▸ **How to complete this task**: Scan the entries below for the word "cyclic" and copy every line where it turns up.

Saved data entries:
━━━━
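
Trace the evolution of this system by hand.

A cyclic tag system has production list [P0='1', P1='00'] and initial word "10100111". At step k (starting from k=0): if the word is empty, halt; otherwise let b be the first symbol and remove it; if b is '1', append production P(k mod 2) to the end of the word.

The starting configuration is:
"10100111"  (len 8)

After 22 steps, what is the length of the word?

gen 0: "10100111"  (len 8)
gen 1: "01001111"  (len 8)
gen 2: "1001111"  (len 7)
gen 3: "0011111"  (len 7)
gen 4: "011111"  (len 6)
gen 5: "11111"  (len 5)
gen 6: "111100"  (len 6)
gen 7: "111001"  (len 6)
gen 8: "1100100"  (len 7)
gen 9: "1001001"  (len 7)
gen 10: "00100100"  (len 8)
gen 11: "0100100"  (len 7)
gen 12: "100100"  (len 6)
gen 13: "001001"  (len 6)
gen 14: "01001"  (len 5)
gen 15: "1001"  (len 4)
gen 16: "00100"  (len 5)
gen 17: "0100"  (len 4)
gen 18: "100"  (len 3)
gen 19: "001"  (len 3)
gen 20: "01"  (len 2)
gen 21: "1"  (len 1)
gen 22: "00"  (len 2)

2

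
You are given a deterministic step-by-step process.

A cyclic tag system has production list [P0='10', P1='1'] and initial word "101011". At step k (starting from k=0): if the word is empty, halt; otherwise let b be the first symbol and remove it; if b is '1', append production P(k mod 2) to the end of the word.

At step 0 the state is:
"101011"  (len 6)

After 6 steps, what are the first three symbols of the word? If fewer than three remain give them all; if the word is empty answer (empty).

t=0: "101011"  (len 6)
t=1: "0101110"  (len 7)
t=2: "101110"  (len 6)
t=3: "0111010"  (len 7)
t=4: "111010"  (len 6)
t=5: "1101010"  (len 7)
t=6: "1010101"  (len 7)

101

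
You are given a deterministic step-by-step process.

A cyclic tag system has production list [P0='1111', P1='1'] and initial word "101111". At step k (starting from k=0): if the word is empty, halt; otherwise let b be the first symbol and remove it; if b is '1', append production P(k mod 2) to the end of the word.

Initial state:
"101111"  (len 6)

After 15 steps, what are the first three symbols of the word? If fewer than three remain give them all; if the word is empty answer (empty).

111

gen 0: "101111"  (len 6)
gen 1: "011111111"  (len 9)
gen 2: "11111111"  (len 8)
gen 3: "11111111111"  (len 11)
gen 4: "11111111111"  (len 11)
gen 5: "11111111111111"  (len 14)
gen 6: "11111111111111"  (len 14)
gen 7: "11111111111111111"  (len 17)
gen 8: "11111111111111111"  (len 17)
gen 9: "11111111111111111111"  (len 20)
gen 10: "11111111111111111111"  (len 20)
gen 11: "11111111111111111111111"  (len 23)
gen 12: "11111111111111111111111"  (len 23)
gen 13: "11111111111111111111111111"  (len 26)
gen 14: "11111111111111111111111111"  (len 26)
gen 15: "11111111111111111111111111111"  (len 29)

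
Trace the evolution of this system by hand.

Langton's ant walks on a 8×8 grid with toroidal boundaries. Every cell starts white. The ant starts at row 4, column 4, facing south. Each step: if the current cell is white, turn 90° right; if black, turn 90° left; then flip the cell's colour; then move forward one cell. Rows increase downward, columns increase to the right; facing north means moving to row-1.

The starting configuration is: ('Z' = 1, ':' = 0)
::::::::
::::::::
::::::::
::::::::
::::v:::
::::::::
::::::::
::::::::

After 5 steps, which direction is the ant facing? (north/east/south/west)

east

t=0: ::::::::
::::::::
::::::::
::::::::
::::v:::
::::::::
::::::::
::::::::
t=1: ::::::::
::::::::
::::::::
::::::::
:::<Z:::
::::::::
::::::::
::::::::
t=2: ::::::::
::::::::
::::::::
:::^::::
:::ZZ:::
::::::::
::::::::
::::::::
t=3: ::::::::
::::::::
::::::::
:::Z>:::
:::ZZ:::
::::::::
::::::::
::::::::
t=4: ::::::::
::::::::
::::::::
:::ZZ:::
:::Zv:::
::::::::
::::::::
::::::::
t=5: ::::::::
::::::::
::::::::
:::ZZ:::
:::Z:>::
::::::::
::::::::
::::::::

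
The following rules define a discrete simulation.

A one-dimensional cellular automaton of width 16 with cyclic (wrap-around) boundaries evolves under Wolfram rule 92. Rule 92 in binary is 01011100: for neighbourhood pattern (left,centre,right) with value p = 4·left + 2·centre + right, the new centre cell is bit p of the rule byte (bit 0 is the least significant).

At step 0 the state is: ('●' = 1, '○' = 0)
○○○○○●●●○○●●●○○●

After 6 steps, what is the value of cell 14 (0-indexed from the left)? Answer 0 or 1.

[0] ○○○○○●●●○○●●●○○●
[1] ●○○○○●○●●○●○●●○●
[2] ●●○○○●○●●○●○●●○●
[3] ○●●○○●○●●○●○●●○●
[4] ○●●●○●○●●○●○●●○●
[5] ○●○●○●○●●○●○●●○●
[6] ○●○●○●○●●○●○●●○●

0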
━━━━
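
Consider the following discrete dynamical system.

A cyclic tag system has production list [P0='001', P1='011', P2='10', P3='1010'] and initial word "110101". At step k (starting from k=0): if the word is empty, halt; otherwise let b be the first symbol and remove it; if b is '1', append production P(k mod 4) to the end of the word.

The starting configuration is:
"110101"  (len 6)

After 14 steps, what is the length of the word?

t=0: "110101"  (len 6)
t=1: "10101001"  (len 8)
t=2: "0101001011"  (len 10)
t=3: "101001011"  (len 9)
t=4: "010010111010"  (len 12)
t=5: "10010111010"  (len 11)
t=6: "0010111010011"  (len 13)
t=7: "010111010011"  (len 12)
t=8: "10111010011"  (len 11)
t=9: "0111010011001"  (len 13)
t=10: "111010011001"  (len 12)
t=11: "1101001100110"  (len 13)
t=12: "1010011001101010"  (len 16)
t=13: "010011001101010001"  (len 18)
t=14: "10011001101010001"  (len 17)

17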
━━━━
▸ **Result below**:
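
A cyclic tag system has production list [P0='1', P1='00'] and initial word "10100111". At step k (starting from k=0): if the word is empty, halt; otherwise let b be the first symbol and remove it; if b is '1', append production P(k mod 2) to the end of the word.
A cyclic tag system has production list [P0='10', P1='1'] and initial word "101011". At step k (starting from k=0): if the word is empty, halt; otherwise let b be the first symbol and remove it; if b is '1', append production P(k mod 2) to the end of the word.
A cyclic tag system has production list [P0='1111', P1='1'] and initial word "101111". At step k (starting from k=0): if the word is empty, halt; otherwise let b be the first symbol and remove it; if b is '1', append production P(k mod 2) to the end of the word.
A one-dimensional cellular automaton of width 16 with cyclic (wrap-around) boundaries evolves under Wolfram rule 92. Rule 92 in binary is 01011100: for neighbourhood pattern (left,centre,right) with value p = 4·left + 2·centre + right, the new centre cell is bit p of the rule byte (bit 0 is the least significant).
A cyclic tag system has production list [P0='001', P1='011', P2='10', P3='1010'] and initial word "110101". At step k (starting from k=0): if the word is empty, halt; otherwise let b be the first symbol and remove it; if b is '1', append production P(k mod 4) to the end of the word.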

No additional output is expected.